> Data
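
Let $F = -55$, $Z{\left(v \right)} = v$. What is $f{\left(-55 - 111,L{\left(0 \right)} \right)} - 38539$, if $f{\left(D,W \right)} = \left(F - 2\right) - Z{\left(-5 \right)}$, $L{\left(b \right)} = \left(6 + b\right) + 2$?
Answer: $-38591$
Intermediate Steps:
$L{\left(b \right)} = 8 + b$
$f{\left(D,W \right)} = -52$ ($f{\left(D,W \right)} = \left(-55 - 2\right) - -5 = -57 + 5 = -52$)
$f{\left(-55 - 111,L{\left(0 \right)} \right)} - 38539 = -52 - 38539 = -38591$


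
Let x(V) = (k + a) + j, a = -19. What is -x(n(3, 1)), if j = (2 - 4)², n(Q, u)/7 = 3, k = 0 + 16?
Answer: -1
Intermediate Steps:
k = 16
n(Q, u) = 21 (n(Q, u) = 7*3 = 21)
j = 4 (j = (-2)² = 4)
x(V) = 1 (x(V) = (16 - 19) + 4 = -3 + 4 = 1)
-x(n(3, 1)) = -1*1 = -1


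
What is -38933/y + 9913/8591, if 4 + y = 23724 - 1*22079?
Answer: -318206170/14097831 ≈ -22.571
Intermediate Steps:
y = 1641 (y = -4 + (23724 - 1*22079) = -4 + (23724 - 22079) = -4 + 1645 = 1641)
-38933/y + 9913/8591 = -38933/1641 + 9913/8591 = -318206170/14097831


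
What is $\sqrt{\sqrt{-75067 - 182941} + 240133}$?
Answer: $\sqrt{240133 + 2 i \sqrt{64502}} \approx 490.03 + 0.5183 i$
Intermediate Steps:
$\sqrt{\sqrt{-75067 - 182941} + 240133} = \sqrt{\sqrt{-258008} + 240133} = \sqrt{2 i \sqrt{64502} + 240133} = \sqrt{240133 + 2 i \sqrt{64502}}$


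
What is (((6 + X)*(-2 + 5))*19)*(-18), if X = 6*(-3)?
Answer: 12312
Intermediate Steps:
X = -18
(((6 + X)*(-2 + 5))*19)*(-18) = (((6 - 18)*(-2 + 5))*19)*(-18) = (-12*3*19)*(-18) = -36*19*(-18) = -684*(-18) = 12312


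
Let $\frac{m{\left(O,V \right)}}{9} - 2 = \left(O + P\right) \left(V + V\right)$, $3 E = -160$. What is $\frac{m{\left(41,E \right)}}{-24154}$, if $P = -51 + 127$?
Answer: $\frac{56151}{12077} \approx 4.6494$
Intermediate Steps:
$P = 76$
$E = - \frac{160}{3}$ ($E = \frac{1}{3} \left(-160\right) = - \frac{160}{3} \approx -53.333$)
$m{\left(O,V \right)} = 18 + 18 V \left(76 + O\right)$ ($m{\left(O,V \right)} = 18 + 9 \left(O + 76\right) \left(V + V\right) = 18 + 9 \left(76 + O\right) 2 V = 18 + 9 \cdot 2 V \left(76 + O\right) = 18 + 18 V \left(76 + O\right)$)
$\frac{m{\left(41,E \right)}}{-24154} = \frac{18 + 1368 \left(- \frac{160}{3}\right) + 18 \cdot 41 \left(- \frac{160}{3}\right)}{-24154} = \left(18 - 72960 - 39360\right) \left(- \frac{1}{24154}\right) = \left(-112302\right) \left(- \frac{1}{24154}\right) = \frac{56151}{12077}$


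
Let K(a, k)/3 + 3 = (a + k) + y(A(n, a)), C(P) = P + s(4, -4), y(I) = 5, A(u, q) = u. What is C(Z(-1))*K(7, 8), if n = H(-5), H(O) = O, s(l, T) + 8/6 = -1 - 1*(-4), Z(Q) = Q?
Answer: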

> Try it
Count the lines of the records that contain the word "Answer". Give only the count.

> Solution for this exercise
7